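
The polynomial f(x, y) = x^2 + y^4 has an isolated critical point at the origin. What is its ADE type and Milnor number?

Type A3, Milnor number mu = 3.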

━━━━━━━━━━━━━━━━━━━━━━━━━━━━━━

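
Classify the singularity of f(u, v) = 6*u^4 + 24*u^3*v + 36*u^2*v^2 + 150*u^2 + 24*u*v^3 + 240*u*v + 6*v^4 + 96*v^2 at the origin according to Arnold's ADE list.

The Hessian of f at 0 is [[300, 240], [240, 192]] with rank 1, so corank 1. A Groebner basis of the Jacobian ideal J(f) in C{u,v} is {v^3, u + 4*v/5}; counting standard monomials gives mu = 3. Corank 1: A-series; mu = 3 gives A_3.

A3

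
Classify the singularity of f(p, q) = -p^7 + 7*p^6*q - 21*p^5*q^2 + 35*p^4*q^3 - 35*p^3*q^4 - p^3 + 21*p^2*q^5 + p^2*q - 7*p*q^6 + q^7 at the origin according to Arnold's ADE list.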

━━━━━━━━━━━━━━━━━━━━━━━━━━━━━━

**Exercise description:**
Look above for the line holding "Classify the singularity of f(u, v)", then set down exactly that line and every line after it up to and including the line holding "Classify the singularity of f(p, q)", with nothing else.

**Response to this task:**
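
Classify the singularity of f(u, v) = 6*u^4 + 24*u^3*v + 36*u^2*v^2 + 150*u^2 + 24*u*v^3 + 240*u*v + 6*v^4 + 96*v^2 at the origin according to Arnold's ADE list.

The Hessian of f at 0 is [[300, 240], [240, 192]] with rank 1, so corank 1. A Groebner basis of the Jacobian ideal J(f) in C{u,v} is {v^3, u + 4*v/5}; counting standard monomials gives mu = 3. Corank 1: A-series; mu = 3 gives A_3.

A3

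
Classify the singularity of f(p, q) = -p^7 + 7*p^6*q - 21*p^5*q^2 + 35*p^4*q^3 - 35*p^3*q^4 - p^3 + 21*p^2*q^5 + p^2*q - 7*p*q^6 + q^7 at the origin according to Arnold's ADE list.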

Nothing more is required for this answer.